> **Supplied data**:
-.-.-
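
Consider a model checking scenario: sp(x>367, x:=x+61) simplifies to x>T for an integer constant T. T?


Formula: sp(P, x:=E) = exists old_x. (x = E[old_x/x]) AND P[old_x/x] (old_x is the value of x before the assignment; eliminate old_x by solving x = E[old_x/x] for old_x)
Step 1: Precondition P: x>367, i.e. old_x > 367
Step 2: Assignment gives x = old_x + 61, so old_x = x - 61
Step 3: Substitute into P: x - 61 > 367
Step 4: Simplify: x > 367+61 = 428

428


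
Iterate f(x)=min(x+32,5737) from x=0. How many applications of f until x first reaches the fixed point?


Step 1: x=0, cap=5737, increment=32
Step 2: x grows by 32 each step until capped at 5737; fixed point is x=5737
Step 3: iterations = ceil(5737/32) = 180

180


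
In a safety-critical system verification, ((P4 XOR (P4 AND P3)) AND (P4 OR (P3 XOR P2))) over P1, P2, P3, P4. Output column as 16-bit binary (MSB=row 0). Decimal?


Formula: ((P4 XOR (P4 AND P3)) AND (P4 OR (P3 XOR P2))) over P1, P2, P3, P4 (16 rows)
Evaluate each row (bits = P1,P2,P3,P4, MSB first):
  row 0 [0000]: ((0 XOR (0 AND 0)) AND (0 OR (0 XOR 0))) -> 0
  row 1 [0001]: ((1 XOR (1 AND 0)) AND (1 OR (0 XOR 0))) -> 1
  row 2 [0010]: ((0 XOR (0 AND 1)) AND (0 OR (1 XOR 0))) -> 0
  row 3 [0011]: ((1 XOR (1 AND 1)) AND (1 OR (1 XOR 0))) -> 0
  row 4 [0100]: ((0 XOR (0 AND 0)) AND (0 OR (0 XOR 1))) -> 0
  row 5 [0101]: ((1 XOR (1 AND 0)) AND (1 OR (0 XOR 1))) -> 1
  row 6 [0110]: ((0 XOR (0 AND 1)) AND (0 OR (1 XOR 1))) -> 0
  row 7 [0111]: ((1 XOR (1 AND 1)) AND (1 OR (1 XOR 1))) -> 0
  row 8 [1000]: ((0 XOR (0 AND 0)) AND (0 OR (0 XOR 0))) -> 0
  row 9 [1001]: ((1 XOR (1 AND 0)) AND (1 OR (0 XOR 0))) -> 1
  row 10 [1010]: ((0 XOR (0 AND 1)) AND (0 OR (1 XOR 0))) -> 0
  row 11 [1011]: ((1 XOR (1 AND 1)) AND (1 OR (1 XOR 0))) -> 0
  row 12 [1100]: ((0 XOR (0 AND 0)) AND (0 OR (0 XOR 1))) -> 0
  row 13 [1101]: ((1 XOR (1 AND 0)) AND (1 OR (0 XOR 1))) -> 1
  row 14 [1110]: ((0 XOR (0 AND 1)) AND (0 OR (1 XOR 1))) -> 0
  row 15 [1111]: ((1 XOR (1 AND 1)) AND (1 OR (1 XOR 1))) -> 0
Full result column, 4 rows per line (P1,P2 fixed per line; P3,P4 runs 00..11 left to right):
  rows 0-3 [P1,P2=00]: 0100  = hex 4
  rows 4-7 [P1,P2=01]: 0100  = hex 4
  rows 8-11 [P1,P2=10]: 0100  = hex 4
  rows 12-15 [P1,P2=11]: 0100  = hex 4
Output column (row 0 .. row 15) = 0100010001000100
Output column grouped in 4s = 0100 0100 0100 0100 = 0x4444
Convert to decimal digit by digit (value = value*16 + digit):
  4 -> 4
  4*16 + 4 = 68
  68*16 + 4 = 1092
  1092*16 + 4 = 17476
Decimal = 17476

17476


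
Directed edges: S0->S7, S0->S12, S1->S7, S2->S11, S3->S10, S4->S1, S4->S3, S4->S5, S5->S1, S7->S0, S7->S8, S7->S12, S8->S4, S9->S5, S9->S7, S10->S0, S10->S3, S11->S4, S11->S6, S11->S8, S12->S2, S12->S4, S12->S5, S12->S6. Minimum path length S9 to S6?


BFS layer-by-layer from S9:
  dist 0: {S9}
  dist 1: {S5, S7}
  dist 2: {S0, S1, S8, S12}
  dist 3: {S2, S4, S6}
  -> S6 reached at distance 3
Shortest path length = 3

3


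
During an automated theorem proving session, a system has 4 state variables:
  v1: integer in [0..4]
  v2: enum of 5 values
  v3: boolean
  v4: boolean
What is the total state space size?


State space = product of domain sizes of all variables.
Domain sizes:
  v1 (integer in [0..4]): 5
  v2 (enum of 5 values): 5
  v3 (boolean): 2
  v4 (boolean): 2
Product = 5 * 5 * 2 * 2 = 100

100


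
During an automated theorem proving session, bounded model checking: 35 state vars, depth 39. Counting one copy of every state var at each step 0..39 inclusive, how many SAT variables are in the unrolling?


BMC unrolls to depth k, creating one copy of each state var for steps 0..k.
Step count = 39 + 1 = 40 (steps 0 through 39)
Vars per step = 35
Total = 35 * 40 = 1400

1400


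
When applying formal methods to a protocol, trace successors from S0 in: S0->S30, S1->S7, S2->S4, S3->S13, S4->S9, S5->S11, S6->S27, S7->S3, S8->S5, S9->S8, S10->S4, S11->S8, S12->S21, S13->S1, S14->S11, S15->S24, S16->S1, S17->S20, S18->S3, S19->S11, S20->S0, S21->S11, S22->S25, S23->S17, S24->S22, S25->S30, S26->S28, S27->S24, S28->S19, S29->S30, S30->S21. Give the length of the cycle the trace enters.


Trace from S0 until a state repeats:
  S0 -> S30 -> S21 -> S11 -> S8 -> S5 -> S11
S11 first seen at step 3, revisited at step 6.
Cycle length = 6 - 3 = 3

3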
-.-.-
> **Exercise details**:
Everything before the line containing "During an automated theorem proving session, bounded" stays out. Write out that line and the rest of the entries exactly.

> **Result of this task**:
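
During an automated theorem proving session, bounded model checking: 35 state vars, depth 39. Counting one copy of every state var at each step 0..39 inclusive, how many SAT variables are in the unrolling?


BMC unrolls to depth k, creating one copy of each state var for steps 0..k.
Step count = 39 + 1 = 40 (steps 0 through 39)
Vars per step = 35
Total = 35 * 40 = 1400

1400


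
When applying formal methods to a protocol, trace successors from S0 in: S0->S30, S1->S7, S2->S4, S3->S13, S4->S9, S5->S11, S6->S27, S7->S3, S8->S5, S9->S8, S10->S4, S11->S8, S12->S21, S13->S1, S14->S11, S15->S24, S16->S1, S17->S20, S18->S3, S19->S11, S20->S0, S21->S11, S22->S25, S23->S17, S24->S22, S25->S30, S26->S28, S27->S24, S28->S19, S29->S30, S30->S21. Give the length of the cycle the trace enters.


Trace from S0 until a state repeats:
  S0 -> S30 -> S21 -> S11 -> S8 -> S5 -> S11
S11 first seen at step 3, revisited at step 6.
Cycle length = 6 - 3 = 3

3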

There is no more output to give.